[Records excerpted from a collection]
□ □ □

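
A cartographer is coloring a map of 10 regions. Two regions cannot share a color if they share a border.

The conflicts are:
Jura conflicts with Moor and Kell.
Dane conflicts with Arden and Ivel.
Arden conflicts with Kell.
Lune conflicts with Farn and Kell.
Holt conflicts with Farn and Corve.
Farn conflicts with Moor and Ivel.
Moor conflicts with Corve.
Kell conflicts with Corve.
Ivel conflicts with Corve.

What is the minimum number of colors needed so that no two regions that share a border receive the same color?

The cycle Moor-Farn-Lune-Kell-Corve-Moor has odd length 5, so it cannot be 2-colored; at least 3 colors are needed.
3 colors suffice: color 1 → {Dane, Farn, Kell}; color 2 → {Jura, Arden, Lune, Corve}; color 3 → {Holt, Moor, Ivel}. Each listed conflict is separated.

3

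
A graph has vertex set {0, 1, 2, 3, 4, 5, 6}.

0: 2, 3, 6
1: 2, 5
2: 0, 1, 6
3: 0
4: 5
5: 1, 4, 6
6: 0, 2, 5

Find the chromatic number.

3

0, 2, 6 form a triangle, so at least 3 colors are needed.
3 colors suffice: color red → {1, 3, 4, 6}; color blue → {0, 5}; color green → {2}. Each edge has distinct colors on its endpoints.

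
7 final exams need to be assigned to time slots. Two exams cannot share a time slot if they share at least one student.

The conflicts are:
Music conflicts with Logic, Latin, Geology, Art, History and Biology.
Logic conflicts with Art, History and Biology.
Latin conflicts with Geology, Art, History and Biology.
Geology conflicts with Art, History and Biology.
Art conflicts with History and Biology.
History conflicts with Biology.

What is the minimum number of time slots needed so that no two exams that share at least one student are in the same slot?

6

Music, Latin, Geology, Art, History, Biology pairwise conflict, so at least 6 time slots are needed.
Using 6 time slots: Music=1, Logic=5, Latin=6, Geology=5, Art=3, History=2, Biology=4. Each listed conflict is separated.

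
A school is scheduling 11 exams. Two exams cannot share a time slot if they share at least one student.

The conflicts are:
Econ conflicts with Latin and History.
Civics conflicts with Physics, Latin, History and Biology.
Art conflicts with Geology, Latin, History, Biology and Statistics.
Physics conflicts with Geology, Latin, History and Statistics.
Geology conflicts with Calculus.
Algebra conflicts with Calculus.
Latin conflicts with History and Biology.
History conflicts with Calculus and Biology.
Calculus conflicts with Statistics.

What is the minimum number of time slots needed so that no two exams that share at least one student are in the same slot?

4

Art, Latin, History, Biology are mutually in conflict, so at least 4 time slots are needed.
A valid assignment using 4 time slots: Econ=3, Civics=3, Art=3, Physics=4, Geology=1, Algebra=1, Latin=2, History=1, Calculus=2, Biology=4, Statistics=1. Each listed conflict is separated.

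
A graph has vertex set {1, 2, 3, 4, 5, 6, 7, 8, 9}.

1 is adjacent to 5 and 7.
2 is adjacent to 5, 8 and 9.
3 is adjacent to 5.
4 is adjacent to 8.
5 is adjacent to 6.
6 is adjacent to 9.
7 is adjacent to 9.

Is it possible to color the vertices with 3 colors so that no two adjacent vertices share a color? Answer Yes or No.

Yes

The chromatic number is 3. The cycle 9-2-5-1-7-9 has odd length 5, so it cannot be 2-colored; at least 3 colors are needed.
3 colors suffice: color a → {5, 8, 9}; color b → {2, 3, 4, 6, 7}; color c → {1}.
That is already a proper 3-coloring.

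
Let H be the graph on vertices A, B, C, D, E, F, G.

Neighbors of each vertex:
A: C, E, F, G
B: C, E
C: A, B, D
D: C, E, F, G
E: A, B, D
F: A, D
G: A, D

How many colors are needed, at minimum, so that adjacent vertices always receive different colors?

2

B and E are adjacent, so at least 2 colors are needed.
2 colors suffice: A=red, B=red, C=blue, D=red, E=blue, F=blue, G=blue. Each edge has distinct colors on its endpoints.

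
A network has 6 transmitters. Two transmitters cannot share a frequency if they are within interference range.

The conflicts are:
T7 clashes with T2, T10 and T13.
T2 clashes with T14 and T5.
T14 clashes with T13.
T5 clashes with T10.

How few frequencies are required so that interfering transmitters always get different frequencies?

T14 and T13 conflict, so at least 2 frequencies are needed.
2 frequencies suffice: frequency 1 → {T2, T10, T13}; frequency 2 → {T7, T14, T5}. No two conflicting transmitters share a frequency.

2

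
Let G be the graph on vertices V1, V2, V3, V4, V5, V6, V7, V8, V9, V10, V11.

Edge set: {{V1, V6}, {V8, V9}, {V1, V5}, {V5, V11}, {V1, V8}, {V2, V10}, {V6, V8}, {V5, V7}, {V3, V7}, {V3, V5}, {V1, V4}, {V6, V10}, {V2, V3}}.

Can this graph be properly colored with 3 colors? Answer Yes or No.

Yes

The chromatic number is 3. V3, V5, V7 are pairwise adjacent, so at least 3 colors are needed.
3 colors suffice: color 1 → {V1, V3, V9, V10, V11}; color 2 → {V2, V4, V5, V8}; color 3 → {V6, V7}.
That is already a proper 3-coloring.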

□ □ □

What the task asks:
Each entry shown above must be retyped word for word.

Result:
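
A cartographer is coloring a map of 10 regions. Two regions cannot share a color if they share a border.

The conflicts are:
Jura conflicts with Moor and Kell.
Dane conflicts with Arden and Ivel.
Arden conflicts with Kell.
Lune conflicts with Farn and Kell.
Holt conflicts with Farn and Corve.
Farn conflicts with Moor and Ivel.
Moor conflicts with Corve.
Kell conflicts with Corve.
Ivel conflicts with Corve.

What is the minimum number of colors needed so that no two regions that share a border receive the same color?

The cycle Moor-Farn-Lune-Kell-Corve-Moor has odd length 5, so it cannot be 2-colored; at least 3 colors are needed.
3 colors suffice: color 1 → {Dane, Farn, Kell}; color 2 → {Jura, Arden, Lune, Corve}; color 3 → {Holt, Moor, Ivel}. Each listed conflict is separated.

3

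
A graph has vertex set {0, 1, 2, 3, 4, 5, 6}.

0: 2, 3, 6
1: 2, 5
2: 0, 1, 6
3: 0
4: 5
5: 1, 4, 6
6: 0, 2, 5

Find the chromatic number.

3

0, 2, 6 form a triangle, so at least 3 colors are needed.
3 colors suffice: color red → {1, 3, 4, 6}; color blue → {0, 5}; color green → {2}. Each edge has distinct colors on its endpoints.

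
7 final exams need to be assigned to time slots. Two exams cannot share a time slot if they share at least one student.

The conflicts are:
Music conflicts with Logic, Latin, Geology, Art, History and Biology.
Logic conflicts with Art, History and Biology.
Latin conflicts with Geology, Art, History and Biology.
Geology conflicts with Art, History and Biology.
Art conflicts with History and Biology.
History conflicts with Biology.

What is the minimum number of time slots needed so that no two exams that share at least one student are in the same slot?

6

Music, Latin, Geology, Art, History, Biology pairwise conflict, so at least 6 time slots are needed.
Using 6 time slots: Music=1, Logic=5, Latin=6, Geology=5, Art=3, History=2, Biology=4. Each listed conflict is separated.

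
A school is scheduling 11 exams. Two exams cannot share a time slot if they share at least one student.

The conflicts are:
Econ conflicts with Latin and History.
Civics conflicts with Physics, Latin, History and Biology.
Art conflicts with Geology, Latin, History, Biology and Statistics.
Physics conflicts with Geology, Latin, History and Statistics.
Geology conflicts with Calculus.
Algebra conflicts with Calculus.
Latin conflicts with History and Biology.
History conflicts with Calculus and Biology.
Calculus conflicts with Statistics.

What is the minimum number of time slots needed so that no two exams that share at least one student are in the same slot?

4

Art, Latin, History, Biology are mutually in conflict, so at least 4 time slots are needed.
A valid assignment using 4 time slots: Econ=3, Civics=3, Art=3, Physics=4, Geology=1, Algebra=1, Latin=2, History=1, Calculus=2, Biology=4, Statistics=1. Each listed conflict is separated.

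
A graph has vertex set {1, 2, 3, 4, 5, 6, 7, 8, 9}.

1 is adjacent to 5 and 7.
2 is adjacent to 5, 8 and 9.
3 is adjacent to 5.
4 is adjacent to 8.
5 is adjacent to 6.
6 is adjacent to 9.
7 is adjacent to 9.

Is it possible to color the vertices with 3 colors so that no two adjacent vertices share a color? Answer Yes or No.

Yes

The chromatic number is 3. The cycle 9-2-5-1-7-9 has odd length 5, so it cannot be 2-colored; at least 3 colors are needed.
3 colors suffice: color a → {5, 8, 9}; color b → {2, 3, 4, 6, 7}; color c → {1}.
That is already a proper 3-coloring.

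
Let H be the graph on vertices A, B, C, D, E, F, G.

Neighbors of each vertex:
A: C, E, F, G
B: C, E
C: A, B, D
D: C, E, F, G
E: A, B, D
F: A, D
G: A, D

How many colors are needed, at minimum, so that adjacent vertices always receive different colors?

2

B and E are adjacent, so at least 2 colors are needed.
2 colors suffice: A=red, B=red, C=blue, D=red, E=blue, F=blue, G=blue. Each edge has distinct colors on its endpoints.

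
A network has 6 transmitters. Two transmitters cannot share a frequency if they are within interference range.

The conflicts are:
T7 clashes with T2, T10 and T13.
T2 clashes with T14 and T5.
T14 clashes with T13.
T5 clashes with T10.

How few frequencies are required so that interfering transmitters always get different frequencies?

T14 and T13 conflict, so at least 2 frequencies are needed.
2 frequencies suffice: frequency 1 → {T2, T10, T13}; frequency 2 → {T7, T14, T5}. No two conflicting transmitters share a frequency.

2

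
Let G be the graph on vertices V1, V2, V3, V4, V5, V6, V7, V8, V9, V10, V11.

Edge set: {{V1, V6}, {V8, V9}, {V1, V5}, {V5, V11}, {V1, V8}, {V2, V10}, {V6, V8}, {V5, V7}, {V3, V7}, {V3, V5}, {V1, V4}, {V6, V10}, {V2, V3}}.

Can this graph be properly colored with 3 colors? Answer Yes or No.

Yes

The chromatic number is 3. V3, V5, V7 are pairwise adjacent, so at least 3 colors are needed.
3 colors suffice: color 1 → {V1, V3, V9, V10, V11}; color 2 → {V2, V4, V5, V8}; color 3 → {V6, V7}.
That is already a proper 3-coloring.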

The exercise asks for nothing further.